## WHAT THE TASK REQUIRES
Each record needs to be transcribed exactly.
^^^^^^^^
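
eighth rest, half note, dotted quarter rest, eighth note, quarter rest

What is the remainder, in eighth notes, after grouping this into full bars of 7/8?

4

One bar of 7/8 = 7 eighth notes.
Working in eighth notes: eighth rest = 1; half note = 4; dotted quarter rest = 3; eighth note = 1; quarter rest = 2.
Total: 1 + 4 + 3 + 1 + 2 = 11.
11 ÷ 7 = 1 complete bar with 4 eighth notes remaining.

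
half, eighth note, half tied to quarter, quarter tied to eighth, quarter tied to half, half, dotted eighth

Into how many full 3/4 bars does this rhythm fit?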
^^^^^^^^
## ANSWER AREA
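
eighth rest, half note, dotted quarter rest, eighth note, quarter rest

What is the remainder, in eighth notes, after grouping this into full bars of 7/8?

4

One bar of 7/8 = 7 eighth notes.
Working in eighth notes: eighth rest = 1; half note = 4; dotted quarter rest = 3; eighth note = 1; quarter rest = 2.
Total: 1 + 4 + 3 + 1 + 2 = 11.
11 ÷ 7 = 1 complete bar with 4 eighth notes remaining.

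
half, eighth note, half tied to quarter, quarter tied to eighth, quarter tied to half, half, dotted eighth

Into how many full 3/4 bars does this rhythm fit?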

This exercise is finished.